■ **Task item**: Locate, in the data below, the line that contains "A:1 G:3 X:2" and the line that contains "A:1 G:7 X:2"; reproduce exactly those two lines and every line between them, nothing more.

■ **Extracted data entries**:
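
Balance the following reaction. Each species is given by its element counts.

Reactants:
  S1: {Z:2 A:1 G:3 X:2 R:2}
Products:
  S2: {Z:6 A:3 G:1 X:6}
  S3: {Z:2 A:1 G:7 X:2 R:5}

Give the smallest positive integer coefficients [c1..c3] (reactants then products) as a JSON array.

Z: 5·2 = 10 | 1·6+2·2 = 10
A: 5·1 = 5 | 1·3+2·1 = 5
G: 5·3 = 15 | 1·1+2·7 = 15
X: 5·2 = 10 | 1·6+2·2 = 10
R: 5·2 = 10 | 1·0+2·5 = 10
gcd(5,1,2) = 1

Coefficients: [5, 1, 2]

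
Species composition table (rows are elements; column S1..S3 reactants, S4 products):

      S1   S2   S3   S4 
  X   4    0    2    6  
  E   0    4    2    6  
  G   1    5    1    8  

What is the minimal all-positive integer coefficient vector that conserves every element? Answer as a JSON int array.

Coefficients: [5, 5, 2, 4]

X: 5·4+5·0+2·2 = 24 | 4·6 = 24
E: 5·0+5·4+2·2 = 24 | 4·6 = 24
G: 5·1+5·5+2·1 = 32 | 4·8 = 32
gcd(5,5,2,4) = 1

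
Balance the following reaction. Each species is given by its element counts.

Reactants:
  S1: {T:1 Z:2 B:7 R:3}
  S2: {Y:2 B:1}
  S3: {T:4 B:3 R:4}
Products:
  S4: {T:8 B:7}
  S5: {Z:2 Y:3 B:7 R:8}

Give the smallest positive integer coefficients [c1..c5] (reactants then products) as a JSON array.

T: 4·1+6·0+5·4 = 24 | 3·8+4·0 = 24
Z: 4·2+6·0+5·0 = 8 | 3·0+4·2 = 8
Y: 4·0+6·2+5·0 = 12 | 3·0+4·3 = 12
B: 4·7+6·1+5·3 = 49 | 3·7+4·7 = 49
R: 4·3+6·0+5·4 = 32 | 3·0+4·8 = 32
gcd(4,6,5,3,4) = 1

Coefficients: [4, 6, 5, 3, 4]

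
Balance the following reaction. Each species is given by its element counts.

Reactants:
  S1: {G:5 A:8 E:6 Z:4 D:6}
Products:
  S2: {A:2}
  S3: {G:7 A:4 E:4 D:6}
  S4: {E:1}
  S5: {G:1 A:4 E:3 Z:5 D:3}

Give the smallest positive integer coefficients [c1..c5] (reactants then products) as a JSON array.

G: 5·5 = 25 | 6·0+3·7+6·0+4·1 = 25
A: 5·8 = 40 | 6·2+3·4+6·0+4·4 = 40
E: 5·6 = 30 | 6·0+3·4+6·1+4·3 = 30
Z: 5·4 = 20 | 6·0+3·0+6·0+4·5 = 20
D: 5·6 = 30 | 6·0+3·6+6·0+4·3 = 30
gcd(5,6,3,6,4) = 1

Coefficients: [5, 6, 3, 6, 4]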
==
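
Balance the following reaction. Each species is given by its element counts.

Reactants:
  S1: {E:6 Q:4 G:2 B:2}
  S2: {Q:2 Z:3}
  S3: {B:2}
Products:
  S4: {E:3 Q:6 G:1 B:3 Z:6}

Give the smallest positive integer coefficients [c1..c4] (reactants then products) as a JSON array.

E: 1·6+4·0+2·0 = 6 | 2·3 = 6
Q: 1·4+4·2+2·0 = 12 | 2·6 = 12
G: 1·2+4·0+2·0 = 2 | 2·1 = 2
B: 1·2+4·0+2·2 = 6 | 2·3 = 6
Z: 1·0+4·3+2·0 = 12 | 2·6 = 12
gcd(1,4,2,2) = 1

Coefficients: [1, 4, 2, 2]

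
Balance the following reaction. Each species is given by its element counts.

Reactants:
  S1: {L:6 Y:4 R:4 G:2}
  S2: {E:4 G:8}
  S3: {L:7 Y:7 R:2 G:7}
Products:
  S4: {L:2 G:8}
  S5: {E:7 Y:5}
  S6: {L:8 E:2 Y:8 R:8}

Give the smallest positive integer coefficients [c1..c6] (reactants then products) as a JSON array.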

■ **Response to this task**:
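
  S1: {Z:2 A:1 G:3 X:2 R:2}
Products:
  S2: {Z:6 A:3 G:1 X:6}
  S3: {Z:2 A:1 G:7 X:2 R:5}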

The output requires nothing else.